--- START ---

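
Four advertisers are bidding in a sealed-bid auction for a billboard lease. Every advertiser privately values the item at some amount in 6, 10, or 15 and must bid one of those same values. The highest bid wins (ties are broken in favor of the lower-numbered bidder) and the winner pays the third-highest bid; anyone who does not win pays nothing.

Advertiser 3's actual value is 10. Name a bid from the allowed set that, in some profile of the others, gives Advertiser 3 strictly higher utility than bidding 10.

15

Suppose Advertiser 1 bids 6, Advertiser 2 bids 6 and Advertiser 4 bids 15.
Bid 10: loses, pays 0, utility 0.
Bid 15: wins, pays 6, utility 10 - 6 = 4.
So bidding 15 beats truth here (4 > 0).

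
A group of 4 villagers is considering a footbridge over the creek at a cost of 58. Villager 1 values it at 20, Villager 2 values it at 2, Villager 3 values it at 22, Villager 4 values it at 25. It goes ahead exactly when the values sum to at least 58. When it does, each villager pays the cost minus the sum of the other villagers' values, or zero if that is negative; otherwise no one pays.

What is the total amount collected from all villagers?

Total value 69 ≥ cost 58, so it is built.
Villager 1: others sum to 49; max(0, 58 - 49) = 9.
Villager 2: others sum to 67; max(0, 58 - 67) = 0.
Villager 3: others sum to 47; max(0, 58 - 47) = 11.
Villager 4: others sum to 44; max(0, 58 - 44) = 14.
Total collected = 9 + 0 + 11 + 14 = 34.

34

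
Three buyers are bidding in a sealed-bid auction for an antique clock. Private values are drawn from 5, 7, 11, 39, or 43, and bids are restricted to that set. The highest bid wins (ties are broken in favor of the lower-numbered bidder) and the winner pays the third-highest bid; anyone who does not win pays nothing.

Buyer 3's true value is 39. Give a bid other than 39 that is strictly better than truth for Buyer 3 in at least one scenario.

Suppose Buyer 1 bids 5 and Buyer 2 bids 39.
Bid 39: loses, pays 0, utility 0.
Bid 43: wins, pays 5, utility 39 - 5 = 34.
So bidding 43 beats truth here (34 > 0).

43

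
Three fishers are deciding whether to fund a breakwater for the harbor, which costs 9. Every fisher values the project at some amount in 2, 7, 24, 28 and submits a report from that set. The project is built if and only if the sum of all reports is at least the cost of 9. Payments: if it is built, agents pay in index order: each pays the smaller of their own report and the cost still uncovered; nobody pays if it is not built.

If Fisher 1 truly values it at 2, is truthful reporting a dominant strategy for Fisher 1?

Yes

Check each profile of the others' reports and compare truth against every alternative report.
Others report (2, 2): truth gives 0, best alternative gives -5.
Others report (2, 7): truth gives 0, best alternative gives -5.
Others report (2, 24): truth gives 0, best alternative gives -5.
Others report (2, 28): truth gives 0, best alternative gives -5.
Others report (7, 2): truth gives 0, best alternative gives -5.
Others report (7, 7): truth gives 0, best alternative gives -5.
(Remaining 10 profiles checked similarly; truth is weakly best in each.)
In every case the truthful report is at least as good as any alternative, so it is a dominant strategy.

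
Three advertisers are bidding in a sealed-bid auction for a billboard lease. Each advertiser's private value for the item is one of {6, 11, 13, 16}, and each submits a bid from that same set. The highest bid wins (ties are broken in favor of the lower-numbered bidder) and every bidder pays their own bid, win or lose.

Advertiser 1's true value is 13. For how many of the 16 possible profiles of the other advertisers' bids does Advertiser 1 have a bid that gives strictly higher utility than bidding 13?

Others bid (6, 6): truth gives 0; bid 6 gives 7 > 0. Violating.
Others bid (6, 11): truth gives 0; bid 11 gives 2 > 0. Violating.
Others bid (6, 16): truth gives -13; bid 16 gives -3 > -13. Violating.
Others bid (11, 6): truth gives 0; bid 11 gives 2 > 0. Violating.
Others bid (6, 13): truth gives 0; no alternative beats it.
Others bid (11, 13): truth gives 0; no alternative beats it.
(Checking all 16 profiles: 11 have a profitable deviation, 5 do not.)

11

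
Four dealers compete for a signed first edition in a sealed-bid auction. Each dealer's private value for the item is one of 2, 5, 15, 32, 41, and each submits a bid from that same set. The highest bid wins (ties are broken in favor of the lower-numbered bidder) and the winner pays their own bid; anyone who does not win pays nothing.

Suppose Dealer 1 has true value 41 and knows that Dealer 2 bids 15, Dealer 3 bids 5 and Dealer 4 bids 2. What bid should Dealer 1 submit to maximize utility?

Bid 2: loses, pays 0, utility 0.
Bid 5: loses, pays 0, utility 0.
Bid 15: wins, pays 15, utility 41 - 15 = 26.
Bid 32: wins, pays 32, utility 41 - 32 = 9.
Bid 41: wins, pays 41, utility 41 - 41 = 0.
The best choice is 15 with utility 26.

15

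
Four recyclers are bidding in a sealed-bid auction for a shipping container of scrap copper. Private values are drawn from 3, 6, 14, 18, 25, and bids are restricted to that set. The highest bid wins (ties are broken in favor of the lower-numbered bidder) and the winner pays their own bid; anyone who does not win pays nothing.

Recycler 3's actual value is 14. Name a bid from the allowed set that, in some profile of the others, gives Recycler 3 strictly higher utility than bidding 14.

Suppose Recycler 1 bids 3, Recycler 2 bids 3 and Recycler 4 bids 3.
Bid 14: wins, pays 14, utility 14 - 14 = 0.
Bid 6: wins, pays 6, utility 14 - 6 = 8.
So bidding 6 beats truth here (8 > 0).

6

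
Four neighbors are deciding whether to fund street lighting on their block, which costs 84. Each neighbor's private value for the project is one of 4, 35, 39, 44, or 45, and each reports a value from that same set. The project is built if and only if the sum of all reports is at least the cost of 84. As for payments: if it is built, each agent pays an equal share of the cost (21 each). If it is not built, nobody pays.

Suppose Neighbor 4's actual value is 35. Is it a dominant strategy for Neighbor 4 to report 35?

No

Consider the case where Neighbor 1 reports 4, Neighbor 2 reports 4 and Neighbor 3 reports 35.
Truthful report 35: project not built, utility 0.
Report 44 instead: project built, pays 21, utility 35 - 21 = 14.
Since 14 > 0, reporting 44 is strictly better here, so truthful reporting is not dominant.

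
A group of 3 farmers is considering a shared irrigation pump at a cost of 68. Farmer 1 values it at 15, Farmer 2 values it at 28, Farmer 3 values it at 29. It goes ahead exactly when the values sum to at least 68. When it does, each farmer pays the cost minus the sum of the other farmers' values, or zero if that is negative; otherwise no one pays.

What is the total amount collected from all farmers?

Total value 72 ≥ cost 68, so it is built.
Farmer 1: others sum to 57; max(0, 68 - 57) = 11.
Farmer 2: others sum to 44; max(0, 68 - 44) = 24.
Farmer 3: others sum to 43; max(0, 68 - 43) = 25.
Total collected = 11 + 24 + 25 = 60.

60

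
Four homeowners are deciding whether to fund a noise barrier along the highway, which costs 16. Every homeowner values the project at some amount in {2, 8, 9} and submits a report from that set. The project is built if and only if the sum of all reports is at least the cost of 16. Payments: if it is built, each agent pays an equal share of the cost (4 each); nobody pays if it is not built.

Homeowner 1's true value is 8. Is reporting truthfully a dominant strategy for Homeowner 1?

Check each profile of the others' reports and compare truth against every alternative report.
Others report (2, 2, 8): truth gives 4, best alternative gives 4.
Others report (2, 2, 9): truth gives 4, best alternative gives 4.
Others report (2, 8, 2): truth gives 4, best alternative gives 4.
Others report (2, 8, 8): truth gives 4, best alternative gives 4.
Others report (2, 8, 9): truth gives 4, best alternative gives 4.
Others report (2, 9, 2): truth gives 4, best alternative gives 4.
(Remaining 21 profiles checked similarly; truth is weakly best in each.)
In every case the truthful report is at least as good as any alternative, so it is a dominant strategy.

Yes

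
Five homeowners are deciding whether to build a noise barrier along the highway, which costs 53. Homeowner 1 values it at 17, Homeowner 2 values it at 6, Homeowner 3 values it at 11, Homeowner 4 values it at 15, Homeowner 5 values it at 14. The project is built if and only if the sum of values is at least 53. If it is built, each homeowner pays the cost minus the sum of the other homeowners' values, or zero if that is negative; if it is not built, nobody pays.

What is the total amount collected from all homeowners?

Total value 63 ≥ cost 53, so it is built.
Homeowner 1: others sum to 46; max(0, 53 - 46) = 7.
Homeowner 2: others sum to 57; max(0, 53 - 57) = 0.
Homeowner 3: others sum to 52; max(0, 53 - 52) = 1.
Homeowner 4: others sum to 48; max(0, 53 - 48) = 5.
Homeowner 5: others sum to 49; max(0, 53 - 49) = 4.
Total collected = 7 + 0 + 1 + 5 + 4 = 17.

17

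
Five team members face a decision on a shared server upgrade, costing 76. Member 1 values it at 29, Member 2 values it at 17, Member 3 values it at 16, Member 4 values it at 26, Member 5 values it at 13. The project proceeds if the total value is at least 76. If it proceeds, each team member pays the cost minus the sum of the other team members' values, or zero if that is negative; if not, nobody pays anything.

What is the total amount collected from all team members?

5

Total value 101 ≥ cost 76, so it is built.
Member 1: others sum to 72; max(0, 76 - 72) = 4.
Member 2: others sum to 84; max(0, 76 - 84) = 0.
Member 3: others sum to 85; max(0, 76 - 85) = 0.
Member 4: others sum to 75; max(0, 76 - 75) = 1.
Member 5: others sum to 88; max(0, 76 - 88) = 0.
Total collected = 4 + 0 + 0 + 1 + 0 = 5.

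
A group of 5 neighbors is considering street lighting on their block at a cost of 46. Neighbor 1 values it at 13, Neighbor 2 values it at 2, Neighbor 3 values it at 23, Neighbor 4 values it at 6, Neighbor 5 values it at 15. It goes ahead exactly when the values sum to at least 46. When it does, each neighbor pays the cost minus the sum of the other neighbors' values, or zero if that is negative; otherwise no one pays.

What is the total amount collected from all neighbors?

Total value 59 ≥ cost 46, so it is built.
Neighbor 1: others sum to 46; max(0, 46 - 46) = 0.
Neighbor 2: others sum to 57; max(0, 46 - 57) = 0.
Neighbor 3: others sum to 36; max(0, 46 - 36) = 10.
Neighbor 4: others sum to 53; max(0, 46 - 53) = 0.
Neighbor 5: others sum to 44; max(0, 46 - 44) = 2.
Total collected = 0 + 0 + 10 + 0 + 2 = 12.

12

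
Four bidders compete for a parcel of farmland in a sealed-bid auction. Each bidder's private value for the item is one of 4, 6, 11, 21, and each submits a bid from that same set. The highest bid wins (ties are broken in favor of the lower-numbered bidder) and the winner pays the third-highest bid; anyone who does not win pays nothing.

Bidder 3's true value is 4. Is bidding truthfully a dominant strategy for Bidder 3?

Yes

Check each profile of the others' bids and compare truth against every alternative bid.
Others bid (4, 4, 4): truth gives 0, best alternative gives 0.
Others bid (4, 4, 6): truth gives 0, best alternative gives 0.
Others bid (4, 4, 11): truth gives 0, best alternative gives 0.
Others bid (4, 4, 21): truth gives 0, best alternative gives 0.
Others bid (4, 6, 4): truth gives 0, best alternative gives 0.
Others bid (4, 6, 6): truth gives 0, best alternative gives 0.
(Remaining 58 profiles checked similarly; truth is weakly best in each.)
In every case the truthful bid is at least as good as any alternative, so it is a dominant strategy.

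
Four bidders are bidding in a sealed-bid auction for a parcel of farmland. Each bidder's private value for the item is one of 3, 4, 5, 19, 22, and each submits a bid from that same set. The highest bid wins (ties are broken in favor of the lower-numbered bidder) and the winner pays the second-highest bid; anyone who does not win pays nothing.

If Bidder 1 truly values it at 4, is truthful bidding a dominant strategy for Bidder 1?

Yes

Check each profile of the others' bids and compare truth against every alternative bid.
Others bid (3, 3, 3): truth gives 1, best alternative gives 1.
Others bid (3, 3, 4): truth gives 0, best alternative gives 0.
Others bid (3, 3, 5): truth gives 0, best alternative gives 0.
Others bid (3, 3, 19): truth gives 0, best alternative gives 0.
Others bid (3, 3, 22): truth gives 0, best alternative gives 0.
Others bid (3, 4, 3): truth gives 0, best alternative gives 0.
(Remaining 119 profiles checked similarly; truth is weakly best in each.)
In every case the truthful bid is at least as good as any alternative, so it is a dominant strategy.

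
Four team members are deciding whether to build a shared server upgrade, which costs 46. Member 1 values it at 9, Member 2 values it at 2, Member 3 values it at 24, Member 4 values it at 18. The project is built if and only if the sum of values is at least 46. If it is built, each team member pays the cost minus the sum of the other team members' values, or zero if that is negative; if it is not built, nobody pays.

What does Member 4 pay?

Total value 53 ≥ cost 46, so the project is built.
The other team members' values sum to 35.
Cost minus that sum is 46 - 35 = 11.

11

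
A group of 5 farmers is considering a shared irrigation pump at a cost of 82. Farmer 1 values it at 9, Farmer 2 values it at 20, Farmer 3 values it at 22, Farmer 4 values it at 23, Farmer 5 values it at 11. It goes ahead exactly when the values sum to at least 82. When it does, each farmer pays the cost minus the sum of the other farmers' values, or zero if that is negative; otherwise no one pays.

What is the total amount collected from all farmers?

Total value 85 ≥ cost 82, so it is built.
Farmer 1: others sum to 76; max(0, 82 - 76) = 6.
Farmer 2: others sum to 65; max(0, 82 - 65) = 17.
Farmer 3: others sum to 63; max(0, 82 - 63) = 19.
Farmer 4: others sum to 62; max(0, 82 - 62) = 20.
Farmer 5: others sum to 74; max(0, 82 - 74) = 8.
Total collected = 6 + 17 + 19 + 20 + 8 = 70.

70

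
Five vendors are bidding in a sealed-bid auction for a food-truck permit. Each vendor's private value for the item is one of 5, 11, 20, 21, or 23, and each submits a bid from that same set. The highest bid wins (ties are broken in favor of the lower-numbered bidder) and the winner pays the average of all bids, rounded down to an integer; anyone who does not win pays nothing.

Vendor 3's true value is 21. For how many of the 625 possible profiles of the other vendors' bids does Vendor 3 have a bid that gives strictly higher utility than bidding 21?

Others bid (5, 5, 5, 5): truth gives 13; bid 11 gives 15 > 13. Violating.
Others bid (5, 5, 5, 11): truth gives 12; bid 11 gives 14 > 12. Violating.
Others bid (5, 5, 5, 23): truth gives 0; bid 23 gives 9 > 0. Violating.
Others bid (5, 5, 11, 5): truth gives 12; bid 11 gives 14 > 12. Violating.
Others bid (5, 5, 5, 20): truth gives 10; no alternative beats it.
Others bid (5, 5, 5, 21): truth gives 10; no alternative beats it.
(Checking all 625 profiles: 231 have a profitable deviation, 394 do not.)

231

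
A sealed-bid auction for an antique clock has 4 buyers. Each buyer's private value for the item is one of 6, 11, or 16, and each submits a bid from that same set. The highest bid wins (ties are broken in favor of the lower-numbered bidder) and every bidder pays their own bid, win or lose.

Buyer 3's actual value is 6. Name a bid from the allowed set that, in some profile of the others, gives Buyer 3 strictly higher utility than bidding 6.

11

Suppose Buyer 1 bids 6, Buyer 2 bids 6 and Buyer 4 bids 6.
Bid 6: loses but pays 6, utility -6.
Bid 11: wins, pays 11, utility 6 - 11 = -5.
So bidding 11 beats truth here (-5 > -6).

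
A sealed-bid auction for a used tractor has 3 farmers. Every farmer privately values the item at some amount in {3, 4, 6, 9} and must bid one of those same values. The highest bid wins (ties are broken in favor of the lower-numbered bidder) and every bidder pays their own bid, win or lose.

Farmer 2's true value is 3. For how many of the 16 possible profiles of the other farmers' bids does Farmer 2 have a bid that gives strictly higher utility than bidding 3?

Others bid (3, 3): truth gives -3; bid 4 gives -1 > -3. Violating.
Others bid (3, 4): truth gives -3; bid 4 gives -1 > -3. Violating.
Others bid (3, 6): truth gives -3; no alternative beats it.
Others bid (3, 9): truth gives -3; no alternative beats it.
(Checking all 16 profiles: 2 have a profitable deviation, 14 do not.)

2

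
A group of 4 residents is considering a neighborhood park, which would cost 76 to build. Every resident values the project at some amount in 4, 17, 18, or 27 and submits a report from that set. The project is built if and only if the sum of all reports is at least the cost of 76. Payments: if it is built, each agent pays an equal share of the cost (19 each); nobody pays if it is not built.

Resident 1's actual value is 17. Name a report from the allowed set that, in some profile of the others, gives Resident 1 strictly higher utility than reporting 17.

4

Suppose Resident 2 reports 17, Resident 3 reports 17 and Resident 4 reports 27.
Report 17: project built, pays 19, utility 17 - 19 = -2.
Report 4: project not built, utility 0.
So reporting 4 beats truth here (0 > -2).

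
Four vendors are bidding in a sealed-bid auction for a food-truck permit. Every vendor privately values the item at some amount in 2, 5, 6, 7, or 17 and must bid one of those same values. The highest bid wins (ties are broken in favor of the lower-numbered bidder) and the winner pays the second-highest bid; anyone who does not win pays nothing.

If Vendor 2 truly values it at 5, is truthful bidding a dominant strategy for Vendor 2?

Yes

Check each profile of the others' bids and compare truth against every alternative bid.
Others bid (2, 2, 2): truth gives 3, best alternative gives 3.
Others bid (2, 2, 5): truth gives 0, best alternative gives 0.
Others bid (2, 2, 6): truth gives 0, best alternative gives 0.
Others bid (2, 2, 7): truth gives 0, best alternative gives 0.
Others bid (2, 2, 17): truth gives 0, best alternative gives 0.
Others bid (2, 5, 2): truth gives 0, best alternative gives 0.
(Remaining 119 profiles checked similarly; truth is weakly best in each.)
In every case the truthful bid is at least as good as any alternative, so it is a dominant strategy.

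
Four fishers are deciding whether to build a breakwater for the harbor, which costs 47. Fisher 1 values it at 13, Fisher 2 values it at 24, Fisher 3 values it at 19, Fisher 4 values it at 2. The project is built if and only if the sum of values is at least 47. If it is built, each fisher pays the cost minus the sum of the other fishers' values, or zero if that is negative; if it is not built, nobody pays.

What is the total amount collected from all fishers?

23

Total value 58 ≥ cost 47, so it is built.
Fisher 1: others sum to 45; max(0, 47 - 45) = 2.
Fisher 2: others sum to 34; max(0, 47 - 34) = 13.
Fisher 3: others sum to 39; max(0, 47 - 39) = 8.
Fisher 4: others sum to 56; max(0, 47 - 56) = 0.
Total collected = 2 + 13 + 8 + 0 = 23.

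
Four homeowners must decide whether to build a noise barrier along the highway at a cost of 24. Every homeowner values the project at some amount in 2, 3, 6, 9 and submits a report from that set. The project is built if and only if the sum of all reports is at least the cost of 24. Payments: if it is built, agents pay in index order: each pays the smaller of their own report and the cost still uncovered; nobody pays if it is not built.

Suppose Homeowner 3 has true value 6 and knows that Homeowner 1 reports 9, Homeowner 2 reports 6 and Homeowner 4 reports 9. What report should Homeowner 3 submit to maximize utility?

Report 2: project built, pays 2, utility 6 - 2 = 4.
Report 3: project built, pays 3, utility 6 - 3 = 3.
Report 6: project built, pays 6, utility 6 - 6 = 0.
Report 9: project built, pays 9, utility 6 - 9 = -3.
The best choice is 2 with utility 4.

2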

--- END ---

» **Action item**:
Up to and including the line with "A group of 4 villagers", output each line of the entries above exactly, starting from the first.

» **Answer area**:
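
Four advertisers are bidding in a sealed-bid auction for a billboard lease. Every advertiser privately values the item at some amount in 6, 10, or 15 and must bid one of those same values. The highest bid wins (ties are broken in favor of the lower-numbered bidder) and the winner pays the third-highest bid; anyone who does not win pays nothing.

Advertiser 3's actual value is 10. Name a bid from the allowed set that, in some profile of the others, gives Advertiser 3 strictly higher utility than bidding 10.

15

Suppose Advertiser 1 bids 6, Advertiser 2 bids 6 and Advertiser 4 bids 15.
Bid 10: loses, pays 0, utility 0.
Bid 15: wins, pays 6, utility 10 - 6 = 4.
So bidding 15 beats truth here (4 > 0).

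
A group of 4 villagers is considering a footbridge over the creek at a cost of 58. Villager 1 values it at 20, Villager 2 values it at 2, Villager 3 values it at 22, Villager 4 values it at 25. It goes ahead exactly when the values sum to at least 58. When it does, each villager pays the cost minus the sum of the other villagers' values, or zero if that is negative; otherwise no one pays.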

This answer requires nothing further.